### Activity
In the entries below, spot each line with the word "centred" and copy it.

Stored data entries
=====

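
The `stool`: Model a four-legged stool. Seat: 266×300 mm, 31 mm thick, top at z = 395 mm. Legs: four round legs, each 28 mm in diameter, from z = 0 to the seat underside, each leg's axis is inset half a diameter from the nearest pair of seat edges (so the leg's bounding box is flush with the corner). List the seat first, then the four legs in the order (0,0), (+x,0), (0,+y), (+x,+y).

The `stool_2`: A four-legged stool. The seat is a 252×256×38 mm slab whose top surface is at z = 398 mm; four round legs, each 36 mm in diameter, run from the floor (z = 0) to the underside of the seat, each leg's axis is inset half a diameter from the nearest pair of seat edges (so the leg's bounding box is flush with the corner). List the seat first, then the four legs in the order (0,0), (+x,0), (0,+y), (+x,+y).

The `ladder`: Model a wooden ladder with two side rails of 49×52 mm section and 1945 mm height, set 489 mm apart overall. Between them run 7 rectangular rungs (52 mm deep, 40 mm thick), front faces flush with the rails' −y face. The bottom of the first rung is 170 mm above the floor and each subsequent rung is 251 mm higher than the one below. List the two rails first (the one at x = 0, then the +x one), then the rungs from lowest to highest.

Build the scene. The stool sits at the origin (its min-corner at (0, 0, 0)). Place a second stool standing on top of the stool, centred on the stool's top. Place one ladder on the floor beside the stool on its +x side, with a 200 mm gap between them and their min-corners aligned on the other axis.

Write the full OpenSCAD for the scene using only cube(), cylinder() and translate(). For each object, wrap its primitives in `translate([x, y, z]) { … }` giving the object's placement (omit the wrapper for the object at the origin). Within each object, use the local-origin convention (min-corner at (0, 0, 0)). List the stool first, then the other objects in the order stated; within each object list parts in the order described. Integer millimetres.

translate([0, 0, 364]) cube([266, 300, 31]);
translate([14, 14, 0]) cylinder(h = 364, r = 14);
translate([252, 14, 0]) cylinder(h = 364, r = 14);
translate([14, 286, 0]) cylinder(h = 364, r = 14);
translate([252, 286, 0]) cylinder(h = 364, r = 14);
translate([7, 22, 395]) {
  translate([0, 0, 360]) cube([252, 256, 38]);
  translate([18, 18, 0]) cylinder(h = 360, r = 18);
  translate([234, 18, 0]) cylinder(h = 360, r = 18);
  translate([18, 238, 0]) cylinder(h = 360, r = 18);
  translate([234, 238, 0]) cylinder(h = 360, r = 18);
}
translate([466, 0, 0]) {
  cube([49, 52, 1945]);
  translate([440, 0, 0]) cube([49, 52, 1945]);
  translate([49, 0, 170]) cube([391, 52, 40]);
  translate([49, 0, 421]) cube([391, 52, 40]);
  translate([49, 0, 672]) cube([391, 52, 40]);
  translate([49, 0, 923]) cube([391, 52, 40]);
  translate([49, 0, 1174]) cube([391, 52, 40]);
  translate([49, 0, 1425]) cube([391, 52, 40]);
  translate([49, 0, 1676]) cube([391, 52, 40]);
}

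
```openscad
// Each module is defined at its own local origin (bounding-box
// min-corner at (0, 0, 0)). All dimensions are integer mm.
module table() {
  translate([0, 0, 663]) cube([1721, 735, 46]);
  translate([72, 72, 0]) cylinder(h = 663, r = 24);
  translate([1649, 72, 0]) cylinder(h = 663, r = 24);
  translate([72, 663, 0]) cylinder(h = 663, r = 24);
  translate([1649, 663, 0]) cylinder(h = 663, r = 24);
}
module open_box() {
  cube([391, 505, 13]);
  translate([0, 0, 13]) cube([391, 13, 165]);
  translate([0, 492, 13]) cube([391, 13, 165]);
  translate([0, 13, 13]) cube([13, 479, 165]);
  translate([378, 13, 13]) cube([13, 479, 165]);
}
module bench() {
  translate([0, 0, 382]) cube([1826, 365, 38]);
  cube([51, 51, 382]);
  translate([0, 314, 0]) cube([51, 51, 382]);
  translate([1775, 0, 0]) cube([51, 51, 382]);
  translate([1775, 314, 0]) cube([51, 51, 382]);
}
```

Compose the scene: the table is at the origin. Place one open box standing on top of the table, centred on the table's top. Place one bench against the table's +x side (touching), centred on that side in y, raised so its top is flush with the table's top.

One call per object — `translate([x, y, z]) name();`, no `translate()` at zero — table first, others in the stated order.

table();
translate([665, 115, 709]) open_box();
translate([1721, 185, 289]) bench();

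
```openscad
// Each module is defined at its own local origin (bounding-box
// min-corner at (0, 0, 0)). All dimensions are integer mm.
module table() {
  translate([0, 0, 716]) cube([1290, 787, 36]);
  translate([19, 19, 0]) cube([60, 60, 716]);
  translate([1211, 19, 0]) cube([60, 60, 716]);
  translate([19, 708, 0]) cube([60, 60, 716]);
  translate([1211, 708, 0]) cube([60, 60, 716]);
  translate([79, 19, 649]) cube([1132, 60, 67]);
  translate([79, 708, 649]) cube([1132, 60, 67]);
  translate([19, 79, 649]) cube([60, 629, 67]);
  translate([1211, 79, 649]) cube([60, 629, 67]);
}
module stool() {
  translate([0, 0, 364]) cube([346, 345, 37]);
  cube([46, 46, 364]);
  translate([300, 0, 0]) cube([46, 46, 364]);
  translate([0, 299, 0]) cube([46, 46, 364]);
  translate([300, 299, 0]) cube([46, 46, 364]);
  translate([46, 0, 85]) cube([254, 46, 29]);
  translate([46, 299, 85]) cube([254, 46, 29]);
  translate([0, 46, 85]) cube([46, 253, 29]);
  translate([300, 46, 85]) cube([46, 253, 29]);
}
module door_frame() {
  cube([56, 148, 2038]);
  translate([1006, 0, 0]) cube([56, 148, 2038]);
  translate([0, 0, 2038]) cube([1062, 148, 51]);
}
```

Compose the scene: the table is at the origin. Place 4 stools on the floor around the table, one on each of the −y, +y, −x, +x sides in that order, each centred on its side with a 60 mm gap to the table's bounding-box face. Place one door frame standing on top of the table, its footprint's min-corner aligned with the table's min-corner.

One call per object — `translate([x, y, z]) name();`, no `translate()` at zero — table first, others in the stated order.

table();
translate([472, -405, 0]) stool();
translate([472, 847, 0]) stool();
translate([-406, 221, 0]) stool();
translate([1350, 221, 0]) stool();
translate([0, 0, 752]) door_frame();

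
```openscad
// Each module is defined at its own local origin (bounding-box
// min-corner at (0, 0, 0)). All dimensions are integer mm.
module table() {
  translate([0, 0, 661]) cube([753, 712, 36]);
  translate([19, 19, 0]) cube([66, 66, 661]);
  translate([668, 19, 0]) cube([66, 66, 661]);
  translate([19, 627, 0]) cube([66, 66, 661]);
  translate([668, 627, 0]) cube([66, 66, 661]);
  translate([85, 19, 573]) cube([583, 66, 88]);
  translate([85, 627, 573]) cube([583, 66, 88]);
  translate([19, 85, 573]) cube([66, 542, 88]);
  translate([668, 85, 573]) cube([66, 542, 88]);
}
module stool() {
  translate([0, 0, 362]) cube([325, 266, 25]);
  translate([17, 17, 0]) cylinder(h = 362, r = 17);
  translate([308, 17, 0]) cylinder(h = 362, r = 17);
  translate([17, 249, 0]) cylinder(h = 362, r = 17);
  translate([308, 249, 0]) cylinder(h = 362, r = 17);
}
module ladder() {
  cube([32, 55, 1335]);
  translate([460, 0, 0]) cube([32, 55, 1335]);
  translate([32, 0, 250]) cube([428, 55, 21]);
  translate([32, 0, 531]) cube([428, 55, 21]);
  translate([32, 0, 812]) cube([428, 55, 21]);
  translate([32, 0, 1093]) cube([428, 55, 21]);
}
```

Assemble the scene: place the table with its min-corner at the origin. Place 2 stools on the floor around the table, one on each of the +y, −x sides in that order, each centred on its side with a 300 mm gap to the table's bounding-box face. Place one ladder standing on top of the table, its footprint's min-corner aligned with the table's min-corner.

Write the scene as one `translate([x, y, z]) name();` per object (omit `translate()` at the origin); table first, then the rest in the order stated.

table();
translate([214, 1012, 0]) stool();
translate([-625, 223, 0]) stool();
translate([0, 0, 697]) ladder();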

=====

### Solved exercise
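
Build the scene. The stool sits at the origin (its min-corner at (0, 0, 0)). Place a second stool standing on top of the stool, centred on the stool's top. Place one ladder on the floor beside the stool on its +x side, with a 200 mm gap between them and their min-corners aligned on the other axis.
Compose the scene: the table is at the origin. Place one open box standing on top of the table, centred on the table's top. Place one bench against the table's +x side (touching), centred on that side in y, raised so its top is flush with the table's top.
Compose the scene: the table is at the origin. Place 4 stools on the floor around the table, one on each of the −y, +y, −x, +x sides in that order, each centred on its side with a 60 mm gap to the table's bounding-box face. Place one door frame standing on top of the table, its footprint's min-corner aligned with the table's min-corner.
Assemble the scene: place the table with its min-corner at the origin. Place 2 stools on the floor around the table, one on each of the +y, −x sides in that order, each centred on its side with a 300 mm gap to the table's bounding-box face. Place one ladder standing on top of the table, its footprint's min-corner aligned with the table's min-corner.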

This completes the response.